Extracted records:

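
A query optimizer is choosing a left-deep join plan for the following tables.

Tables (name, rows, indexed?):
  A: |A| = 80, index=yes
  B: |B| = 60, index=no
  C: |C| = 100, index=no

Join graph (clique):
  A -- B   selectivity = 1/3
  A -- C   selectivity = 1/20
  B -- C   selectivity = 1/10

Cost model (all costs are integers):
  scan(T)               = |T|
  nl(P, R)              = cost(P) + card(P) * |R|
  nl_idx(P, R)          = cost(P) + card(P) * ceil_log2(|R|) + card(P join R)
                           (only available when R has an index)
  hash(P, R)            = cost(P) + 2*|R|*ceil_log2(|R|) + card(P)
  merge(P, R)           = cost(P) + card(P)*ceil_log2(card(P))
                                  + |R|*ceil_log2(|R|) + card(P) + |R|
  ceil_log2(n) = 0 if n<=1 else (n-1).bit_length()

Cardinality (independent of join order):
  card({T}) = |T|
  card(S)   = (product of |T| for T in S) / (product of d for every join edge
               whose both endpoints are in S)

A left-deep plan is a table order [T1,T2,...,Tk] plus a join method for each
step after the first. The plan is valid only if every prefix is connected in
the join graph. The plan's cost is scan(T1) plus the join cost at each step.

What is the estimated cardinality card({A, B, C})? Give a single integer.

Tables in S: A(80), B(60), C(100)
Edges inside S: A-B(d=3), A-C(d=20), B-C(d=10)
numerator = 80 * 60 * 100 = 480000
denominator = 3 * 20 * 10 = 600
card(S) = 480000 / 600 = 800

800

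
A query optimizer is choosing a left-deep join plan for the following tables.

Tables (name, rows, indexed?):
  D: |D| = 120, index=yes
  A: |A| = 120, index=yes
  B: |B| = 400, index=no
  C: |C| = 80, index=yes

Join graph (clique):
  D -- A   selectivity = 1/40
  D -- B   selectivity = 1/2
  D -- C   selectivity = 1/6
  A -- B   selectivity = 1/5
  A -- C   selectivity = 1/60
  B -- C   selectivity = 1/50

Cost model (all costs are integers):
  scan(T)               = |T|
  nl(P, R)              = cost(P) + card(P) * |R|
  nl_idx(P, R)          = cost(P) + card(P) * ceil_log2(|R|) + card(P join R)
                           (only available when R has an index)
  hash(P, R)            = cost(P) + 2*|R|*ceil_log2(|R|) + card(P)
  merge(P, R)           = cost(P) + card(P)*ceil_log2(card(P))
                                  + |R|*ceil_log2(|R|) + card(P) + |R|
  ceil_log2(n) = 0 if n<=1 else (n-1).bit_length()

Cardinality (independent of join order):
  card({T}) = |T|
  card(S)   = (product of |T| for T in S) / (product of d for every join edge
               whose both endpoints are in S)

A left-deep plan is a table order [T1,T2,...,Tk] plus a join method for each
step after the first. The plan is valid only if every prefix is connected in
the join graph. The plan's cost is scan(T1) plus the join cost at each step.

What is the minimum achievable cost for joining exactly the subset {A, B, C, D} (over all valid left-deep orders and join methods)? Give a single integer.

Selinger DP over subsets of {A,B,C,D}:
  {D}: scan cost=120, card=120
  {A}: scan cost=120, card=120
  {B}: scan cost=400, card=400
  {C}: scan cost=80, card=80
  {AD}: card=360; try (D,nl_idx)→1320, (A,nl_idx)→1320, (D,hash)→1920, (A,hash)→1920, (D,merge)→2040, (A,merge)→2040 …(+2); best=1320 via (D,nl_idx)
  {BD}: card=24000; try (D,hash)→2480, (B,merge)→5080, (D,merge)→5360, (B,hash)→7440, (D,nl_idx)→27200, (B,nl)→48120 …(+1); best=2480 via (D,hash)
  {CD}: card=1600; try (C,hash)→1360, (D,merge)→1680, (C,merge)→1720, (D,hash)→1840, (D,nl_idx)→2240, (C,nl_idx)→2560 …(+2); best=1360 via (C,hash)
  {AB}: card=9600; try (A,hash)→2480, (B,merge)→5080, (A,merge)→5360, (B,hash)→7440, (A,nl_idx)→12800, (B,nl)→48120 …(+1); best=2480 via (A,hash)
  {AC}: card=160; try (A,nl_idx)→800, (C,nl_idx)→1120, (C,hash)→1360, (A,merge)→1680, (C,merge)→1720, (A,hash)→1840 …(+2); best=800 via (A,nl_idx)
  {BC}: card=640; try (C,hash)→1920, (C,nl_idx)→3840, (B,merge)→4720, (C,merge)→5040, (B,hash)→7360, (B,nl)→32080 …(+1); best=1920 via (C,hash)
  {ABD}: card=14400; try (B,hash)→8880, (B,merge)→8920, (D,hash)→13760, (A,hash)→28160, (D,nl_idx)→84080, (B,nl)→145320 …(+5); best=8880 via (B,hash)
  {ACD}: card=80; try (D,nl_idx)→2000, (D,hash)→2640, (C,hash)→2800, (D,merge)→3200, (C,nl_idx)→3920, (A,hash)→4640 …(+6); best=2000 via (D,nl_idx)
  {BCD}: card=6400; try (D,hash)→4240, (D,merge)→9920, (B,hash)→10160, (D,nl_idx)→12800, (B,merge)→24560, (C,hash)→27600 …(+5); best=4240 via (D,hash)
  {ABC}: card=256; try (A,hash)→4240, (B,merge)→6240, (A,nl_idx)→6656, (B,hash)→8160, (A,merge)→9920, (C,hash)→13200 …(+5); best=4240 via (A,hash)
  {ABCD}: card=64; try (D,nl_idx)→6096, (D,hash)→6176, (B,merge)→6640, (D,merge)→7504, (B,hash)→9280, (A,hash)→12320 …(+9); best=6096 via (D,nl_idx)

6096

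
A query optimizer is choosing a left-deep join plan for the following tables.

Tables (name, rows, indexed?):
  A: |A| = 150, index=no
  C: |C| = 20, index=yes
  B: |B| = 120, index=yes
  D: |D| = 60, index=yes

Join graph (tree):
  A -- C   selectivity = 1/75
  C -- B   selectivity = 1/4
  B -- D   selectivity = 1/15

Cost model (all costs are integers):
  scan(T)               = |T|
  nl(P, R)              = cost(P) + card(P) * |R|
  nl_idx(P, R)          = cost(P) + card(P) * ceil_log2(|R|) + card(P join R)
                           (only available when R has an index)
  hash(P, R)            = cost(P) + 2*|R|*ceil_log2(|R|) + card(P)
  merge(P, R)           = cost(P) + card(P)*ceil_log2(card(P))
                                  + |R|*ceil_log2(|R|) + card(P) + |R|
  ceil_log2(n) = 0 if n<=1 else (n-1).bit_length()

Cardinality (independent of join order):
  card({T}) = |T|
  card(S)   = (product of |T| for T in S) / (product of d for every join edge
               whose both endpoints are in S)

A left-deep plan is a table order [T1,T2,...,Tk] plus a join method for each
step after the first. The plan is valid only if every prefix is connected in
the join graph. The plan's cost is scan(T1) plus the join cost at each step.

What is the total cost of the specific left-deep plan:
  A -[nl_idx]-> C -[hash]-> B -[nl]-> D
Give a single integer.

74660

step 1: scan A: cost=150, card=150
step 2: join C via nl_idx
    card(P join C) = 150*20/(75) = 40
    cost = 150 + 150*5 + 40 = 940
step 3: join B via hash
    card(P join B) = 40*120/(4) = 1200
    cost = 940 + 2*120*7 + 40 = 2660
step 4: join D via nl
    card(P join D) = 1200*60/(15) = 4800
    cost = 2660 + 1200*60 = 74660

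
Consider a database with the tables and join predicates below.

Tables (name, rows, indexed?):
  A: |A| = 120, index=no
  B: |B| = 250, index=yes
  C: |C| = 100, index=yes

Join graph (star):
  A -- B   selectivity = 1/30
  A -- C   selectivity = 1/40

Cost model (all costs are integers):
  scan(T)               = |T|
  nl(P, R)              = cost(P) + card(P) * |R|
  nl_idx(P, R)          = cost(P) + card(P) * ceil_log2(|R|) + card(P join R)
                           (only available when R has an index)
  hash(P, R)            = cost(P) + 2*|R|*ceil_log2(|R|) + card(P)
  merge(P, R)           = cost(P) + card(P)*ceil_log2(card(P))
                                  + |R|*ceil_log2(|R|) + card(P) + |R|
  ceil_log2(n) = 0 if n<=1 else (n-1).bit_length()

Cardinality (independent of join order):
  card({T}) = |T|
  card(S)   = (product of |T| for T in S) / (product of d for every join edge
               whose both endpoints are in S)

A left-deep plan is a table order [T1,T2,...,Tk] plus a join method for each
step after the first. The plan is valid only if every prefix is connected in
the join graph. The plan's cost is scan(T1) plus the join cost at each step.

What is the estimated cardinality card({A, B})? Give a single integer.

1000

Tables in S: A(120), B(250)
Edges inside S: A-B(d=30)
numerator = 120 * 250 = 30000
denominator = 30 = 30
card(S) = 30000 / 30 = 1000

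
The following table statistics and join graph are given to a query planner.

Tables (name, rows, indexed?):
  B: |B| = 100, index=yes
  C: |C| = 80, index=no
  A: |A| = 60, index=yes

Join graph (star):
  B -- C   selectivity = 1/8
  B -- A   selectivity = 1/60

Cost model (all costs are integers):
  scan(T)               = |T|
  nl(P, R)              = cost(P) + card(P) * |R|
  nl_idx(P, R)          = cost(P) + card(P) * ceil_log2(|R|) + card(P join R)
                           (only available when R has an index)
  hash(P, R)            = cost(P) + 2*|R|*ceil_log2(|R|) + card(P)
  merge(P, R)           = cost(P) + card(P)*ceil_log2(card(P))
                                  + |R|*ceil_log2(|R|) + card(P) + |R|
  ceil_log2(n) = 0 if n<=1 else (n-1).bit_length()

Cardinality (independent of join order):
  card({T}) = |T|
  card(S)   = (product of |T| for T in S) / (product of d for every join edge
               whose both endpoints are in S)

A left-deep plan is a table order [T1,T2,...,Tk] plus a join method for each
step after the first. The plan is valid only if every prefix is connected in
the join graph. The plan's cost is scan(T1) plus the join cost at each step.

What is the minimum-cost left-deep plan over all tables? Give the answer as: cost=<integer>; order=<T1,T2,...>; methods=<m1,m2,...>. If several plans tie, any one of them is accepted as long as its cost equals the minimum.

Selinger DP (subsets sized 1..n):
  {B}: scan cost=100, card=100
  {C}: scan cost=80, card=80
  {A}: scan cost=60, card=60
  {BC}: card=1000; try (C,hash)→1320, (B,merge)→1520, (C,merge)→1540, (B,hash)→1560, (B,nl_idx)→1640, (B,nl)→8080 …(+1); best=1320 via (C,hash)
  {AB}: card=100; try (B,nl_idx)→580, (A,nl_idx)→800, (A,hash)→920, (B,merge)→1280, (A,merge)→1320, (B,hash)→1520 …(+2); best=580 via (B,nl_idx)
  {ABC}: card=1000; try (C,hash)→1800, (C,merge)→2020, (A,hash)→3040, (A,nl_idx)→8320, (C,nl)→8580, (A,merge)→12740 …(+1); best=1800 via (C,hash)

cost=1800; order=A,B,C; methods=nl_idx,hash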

◆ Exercise description: From the entries above, return exactly the line containing "selectivity = 1/10", the line containing "A: |A| = 120, index=yes", and all lines between, and nothing else.

◆ Response to the exercise:
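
  B -- C   selectivity = 1/10

Cost model (all costs are integers):
  scan(T)               = |T|
  nl(P, R)              = cost(P) + card(P) * |R|
  nl_idx(P, R)          = cost(P) + card(P) * ceil_log2(|R|) + card(P join R)
                           (only available when R has an index)
  hash(P, R)            = cost(P) + 2*|R|*ceil_log2(|R|) + card(P)
  merge(P, R)           = cost(P) + card(P)*ceil_log2(card(P))
                                  + |R|*ceil_log2(|R|) + card(P) + |R|
  ceil_log2(n) = 0 if n<=1 else (n-1).bit_length()

Cardinality (independent of join order):
  card({T}) = |T|
  card(S)   = (product of |T| for T in S) / (product of d for every join edge
               whose both endpoints are in S)

A left-deep plan is a table order [T1,T2,...,Tk] plus a join method for each
step after the first. The plan is valid only if every prefix is connected in
the join graph. The plan's cost is scan(T1) plus the join cost at each step.

What is the estimated cardinality card({A, B, C})? Give a single integer.

Tables in S: A(80), B(60), C(100)
Edges inside S: A-B(d=3), A-C(d=20), B-C(d=10)
numerator = 80 * 60 * 100 = 480000
denominator = 3 * 20 * 10 = 600
card(S) = 480000 / 600 = 800

800

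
A query optimizer is choosing a left-deep join plan for the following tables.

Tables (name, rows, indexed?):
  D: |D| = 120, index=yes
  A: |A| = 120, index=yes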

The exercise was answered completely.